* **What you should do**
Nothing but an exact repetition of the entries should appear in the answer.

* **Data for this exercise**
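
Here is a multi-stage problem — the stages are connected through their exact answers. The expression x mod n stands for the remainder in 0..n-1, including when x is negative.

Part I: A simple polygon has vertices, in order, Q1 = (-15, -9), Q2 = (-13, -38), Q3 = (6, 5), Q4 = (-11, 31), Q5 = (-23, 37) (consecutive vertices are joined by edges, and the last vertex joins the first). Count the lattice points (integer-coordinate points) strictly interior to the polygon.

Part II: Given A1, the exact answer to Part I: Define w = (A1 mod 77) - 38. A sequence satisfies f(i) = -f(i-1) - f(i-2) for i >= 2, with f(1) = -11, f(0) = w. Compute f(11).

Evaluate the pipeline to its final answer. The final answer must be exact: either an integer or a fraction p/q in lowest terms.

15

Part I: cross terms: (-15*-38 - -13*-9)=453, (-13*5 - 6*-38)=163, (6*31 - -11*5)=241, (-11*37 - -23*31)=306, (-23*-9 - -15*37)=762; twice the area = |1925| = 1925; area = 1925/2; boundary points = 1 + 1 + 1 + 6 + 2 = 11; strictly interior points = area - boundary/2 + 1 = 958; answer 958
Part II: A1 = 958; w = -4; f(2) = -1*(-11) - 1*(-4) = 15; iterating: f(2)=15, f(3)=-4, f(4)=-11, f(5)=15, f(6)=-4, f(7)=-11, f(8)=15, f(9)=-4, f(10)=-11, f(11)=15; answer 15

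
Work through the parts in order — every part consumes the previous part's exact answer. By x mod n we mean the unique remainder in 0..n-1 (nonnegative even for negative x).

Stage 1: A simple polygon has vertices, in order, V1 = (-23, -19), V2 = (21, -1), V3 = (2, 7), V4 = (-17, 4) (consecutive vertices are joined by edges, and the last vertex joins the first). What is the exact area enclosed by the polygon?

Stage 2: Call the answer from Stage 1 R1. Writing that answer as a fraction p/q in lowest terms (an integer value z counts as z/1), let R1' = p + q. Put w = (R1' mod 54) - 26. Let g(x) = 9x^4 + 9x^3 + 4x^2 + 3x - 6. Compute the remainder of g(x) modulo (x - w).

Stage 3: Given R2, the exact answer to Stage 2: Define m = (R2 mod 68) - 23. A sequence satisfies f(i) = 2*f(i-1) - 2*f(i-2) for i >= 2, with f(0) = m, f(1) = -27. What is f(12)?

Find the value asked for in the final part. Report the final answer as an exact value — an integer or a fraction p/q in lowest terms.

Stage 1: cross terms: (-23*-1 - 21*-19)=422, (21*7 - 2*-1)=149, (2*4 - -17*7)=127, (-17*-19 - -23*4)=415; twice the area = |1113| = 1113; area = 1113/2; answer 1113/2
Stage 2: R1 = 1113/2; threaded value p + q = 1115; w = 9; remainder = value at the root: 9*(9)^4 + 9*(9)^3 + 4*(9)^2 + 3*(9)^1 - 6 = (59049) + (6561) + (324) + (27) + (-6) = 65955; answer 65955
Stage 3: R2 = 65955; m = 40; f(2) = 2*(-27) - 2*(40) = -134; iterating: f(2)=-134, f(3)=-214, f(4)=-160, f(5)=108, f(6)=536, f(7)=856, f(8)=640, f(9)=-432, f(10)=-2144, f(11)=-3424, f(12)=-2560; answer -2560

-2560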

* **Answer to the exercise**
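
Here is a multi-stage problem — the stages are connected through their exact answers. The expression x mod n stands for the remainder in 0..n-1, including when x is negative.

Part I: A simple polygon has vertices, in order, Q1 = (-15, -9), Q2 = (-13, -38), Q3 = (6, 5), Q4 = (-11, 31), Q5 = (-23, 37) (consecutive vertices are joined by edges, and the last vertex joins the first). Count the lattice points (integer-coordinate points) strictly interior to the polygon.

Part II: Given A1, the exact answer to Part I: Define w = (A1 mod 77) - 38. A sequence satisfies f(i) = -f(i-1) - f(i-2) for i >= 2, with f(1) = -11, f(0) = w. Compute f(11).

Evaluate the pipeline to its final answer. The final answer must be exact: either an integer or a fraction p/q in lowest terms.

15

Part I: cross terms: (-15*-38 - -13*-9)=453, (-13*5 - 6*-38)=163, (6*31 - -11*5)=241, (-11*37 - -23*31)=306, (-23*-9 - -15*37)=762; twice the area = |1925| = 1925; area = 1925/2; boundary points = 1 + 1 + 1 + 6 + 2 = 11; strictly interior points = area - boundary/2 + 1 = 958; answer 958
Part II: A1 = 958; w = -4; f(2) = -1*(-11) - 1*(-4) = 15; iterating: f(2)=15, f(3)=-4, f(4)=-11, f(5)=15, f(6)=-4, f(7)=-11, f(8)=15, f(9)=-4, f(10)=-11, f(11)=15; answer 15

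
Work through the parts in order — every part consumes the previous part's exact answer. By x mod n we mean the unique remainder in 0..n-1 (nonnegative even for negative x).

Stage 1: A simple polygon has vertices, in order, V1 = (-23, -19), V2 = (21, -1), V3 = (2, 7), V4 = (-17, 4) (consecutive vertices are joined by edges, and the last vertex joins the first). What is the exact area enclosed by the polygon?

Stage 2: Call the answer from Stage 1 R1. Writing that answer as a fraction p/q in lowest terms (an integer value z counts as z/1), let R1' = p + q. Put w = (R1' mod 54) - 26. Let g(x) = 9x^4 + 9x^3 + 4x^2 + 3x - 6. Compute the remainder of g(x) modulo (x - w).

Stage 3: Given R2, the exact answer to Stage 2: Define m = (R2 mod 68) - 23. A sequence satisfies f(i) = 2*f(i-1) - 2*f(i-2) for i >= 2, with f(0) = m, f(1) = -27. What is f(12)?

Find the value asked for in the final part. Report the final answer as an exact value — an integer or a fraction p/q in lowest terms.

Stage 1: cross terms: (-23*-1 - 21*-19)=422, (21*7 - 2*-1)=149, (2*4 - -17*7)=127, (-17*-19 - -23*4)=415; twice the area = |1113| = 1113; area = 1113/2; answer 1113/2
Stage 2: R1 = 1113/2; threaded value p + q = 1115; w = 9; remainder = value at the root: 9*(9)^4 + 9*(9)^3 + 4*(9)^2 + 3*(9)^1 - 6 = (59049) + (6561) + (324) + (27) + (-6) = 65955; answer 65955
Stage 3: R2 = 65955; m = 40; f(2) = 2*(-27) - 2*(40) = -134; iterating: f(2)=-134, f(3)=-214, f(4)=-160, f(5)=108, f(6)=536, f(7)=856, f(8)=640, f(9)=-432, f(10)=-2144, f(11)=-3424, f(12)=-2560; answer -2560

-2560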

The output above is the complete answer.